= EXERCISE DETAILS =
The line containing "An operator adds 8310" and every line after it, through the last one below: output exactly these and nothing else.

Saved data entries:
[Start of Attachment]

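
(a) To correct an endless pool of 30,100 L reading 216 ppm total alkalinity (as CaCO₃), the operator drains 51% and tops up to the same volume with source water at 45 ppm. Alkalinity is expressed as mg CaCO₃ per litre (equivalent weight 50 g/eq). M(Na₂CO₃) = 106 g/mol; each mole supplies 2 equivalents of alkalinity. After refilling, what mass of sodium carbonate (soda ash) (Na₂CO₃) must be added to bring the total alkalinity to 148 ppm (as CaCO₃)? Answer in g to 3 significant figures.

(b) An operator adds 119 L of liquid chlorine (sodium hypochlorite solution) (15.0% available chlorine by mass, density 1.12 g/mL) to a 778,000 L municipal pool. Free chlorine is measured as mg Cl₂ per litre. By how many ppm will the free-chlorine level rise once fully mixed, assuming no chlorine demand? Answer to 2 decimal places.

(a) 613 g; (b) 25.70 ppm

(a) After draining 51% and refilling: 216 × 0.49 + 45 × 0.51 = 128.79 ppm.
(a) Deficit to target: 148 − 128.79 = 19.21 mg/L.
(a) As CaCO₃: 19.21 mg/L × 30,100 L = 578.2 g; ÷ 50 g/eq ÷ 2 = 5.782 mol Na₂CO₃.
(a) Mass: 5.782 × 106 = 612.9 g.

(b) Mass of solution: 119 L × 1000 mL/L × 1.12 g/mL = 133,300 g.
(b) Available chlorine delivered: 133,300 g × 0.15 = 19,990 g as Cl₂.
(b) Concentration rise: 19,990 g / 778,000 L = 25.7 mg/L = 25.70 ppm.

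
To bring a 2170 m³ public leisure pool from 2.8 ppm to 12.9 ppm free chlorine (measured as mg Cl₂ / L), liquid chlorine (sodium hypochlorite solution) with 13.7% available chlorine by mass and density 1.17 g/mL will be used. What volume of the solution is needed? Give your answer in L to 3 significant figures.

137 L

Volume: 2170 m³ = 2,170,000 L.
Chlorine deficit: 12.9 − 2.8 = 10.1 ppm = 10.1 mg/L as Cl₂.
Cl₂ equivalent needed: 10.1 mg/L × 2,170,000 L = 21,920,000 mg = 21,920 g.
Product at 13.7% available chlorine: 21,920 / 0.137 = 160,000 g.
Volume at density 1.17 g/mL: 160,000 g ÷ 1.17 g/mL = 136,700 mL.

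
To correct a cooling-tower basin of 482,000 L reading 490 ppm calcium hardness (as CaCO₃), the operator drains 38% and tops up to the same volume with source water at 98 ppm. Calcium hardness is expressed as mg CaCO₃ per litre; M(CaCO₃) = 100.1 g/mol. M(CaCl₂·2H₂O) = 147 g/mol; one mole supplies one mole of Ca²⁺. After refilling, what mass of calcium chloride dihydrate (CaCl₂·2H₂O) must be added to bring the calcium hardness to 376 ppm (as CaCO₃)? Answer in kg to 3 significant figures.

After draining 38% and refilling: 490 × 0.62 + 98 × 0.38 = 341.04 ppm.
Deficit to target: 376 − 341.04 = 34.96 mg/L.
As CaCO₃: 34.96 mg/L × 482,000 L = 16,850 g; ÷ 100.1 = 168.3 mol Ca²⁺.
Mass: 168.3 × 147 = 24,750 g.

24.7 kg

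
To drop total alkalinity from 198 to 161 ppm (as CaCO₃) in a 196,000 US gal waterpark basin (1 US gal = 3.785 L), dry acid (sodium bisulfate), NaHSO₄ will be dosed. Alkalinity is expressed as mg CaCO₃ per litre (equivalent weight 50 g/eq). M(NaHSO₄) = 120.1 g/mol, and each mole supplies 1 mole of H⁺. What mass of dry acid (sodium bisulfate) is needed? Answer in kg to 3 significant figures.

65.9 kg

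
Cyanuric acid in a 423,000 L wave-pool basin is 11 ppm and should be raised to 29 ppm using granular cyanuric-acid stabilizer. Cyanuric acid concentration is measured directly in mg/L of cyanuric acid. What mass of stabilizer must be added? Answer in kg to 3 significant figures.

CYA to add: (29 − 11) = 18 mg/L × 423,000 L = 7614 g cyanuric acid.

7.61 kg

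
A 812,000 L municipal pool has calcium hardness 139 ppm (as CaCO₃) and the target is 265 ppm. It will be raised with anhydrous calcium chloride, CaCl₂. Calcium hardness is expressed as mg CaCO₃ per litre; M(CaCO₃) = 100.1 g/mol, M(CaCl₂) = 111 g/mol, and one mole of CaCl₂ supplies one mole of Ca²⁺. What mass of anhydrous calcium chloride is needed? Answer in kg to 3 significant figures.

Hardness to add: (265 − 139) = 126 mg/L as CaCO₃ × 812,000 L = 102,300 g as CaCO₃.
Moles of Ca²⁺ (1 mol Ca²⁺ ≡ 1 mol CaCO₃): 102,300 / 100.1 g/mol = 1022 mol.
Mass of CaCl₂: 1022 × 111 = 113,500 g.

113 kg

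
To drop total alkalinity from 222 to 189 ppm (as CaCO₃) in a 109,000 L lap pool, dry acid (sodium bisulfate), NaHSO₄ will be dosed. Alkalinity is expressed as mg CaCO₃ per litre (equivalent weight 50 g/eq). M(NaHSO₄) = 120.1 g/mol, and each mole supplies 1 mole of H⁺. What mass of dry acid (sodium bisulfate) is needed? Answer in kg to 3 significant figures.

8.64 kg

Alkalinity to neutralize: (222 − 189) = 33 mg/L as CaCO₃ × 109,000 L = 3597 g as CaCO₃.
Equivalents of H⁺ required: 3597 ÷ 50 g/eq = 71.94 eq = 71.94 mol NaHSO₄.
Mass of NaHSO₄: 71.94 × 120.1 = 8640 g.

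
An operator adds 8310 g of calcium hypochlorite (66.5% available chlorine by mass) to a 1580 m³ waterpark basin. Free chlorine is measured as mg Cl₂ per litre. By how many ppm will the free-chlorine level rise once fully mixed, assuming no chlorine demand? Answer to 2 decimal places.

Volume: 1580 m³ = 1,580,000 L.
Available chlorine delivered: 8310 g × 0.665 = 5526 g as Cl₂.
Concentration rise: 5526 g / 1,580,000 L = 3.498 mg/L = 3.50 ppm.

3.50 ppm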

[End of Attachment]

= WRITTEN ANSWER =
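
An operator adds 8310 g of calcium hypochlorite (66.5% available chlorine by mass) to a 1580 m³ waterpark basin. Free chlorine is measured as mg Cl₂ per litre. By how many ppm will the free-chlorine level rise once fully mixed, assuming no chlorine demand? Answer to 2 decimal places.

Volume: 1580 m³ = 1,580,000 L.
Available chlorine delivered: 8310 g × 0.665 = 5526 g as Cl₂.
Concentration rise: 5526 g / 1,580,000 L = 3.498 mg/L = 3.50 ppm.

3.50 ppm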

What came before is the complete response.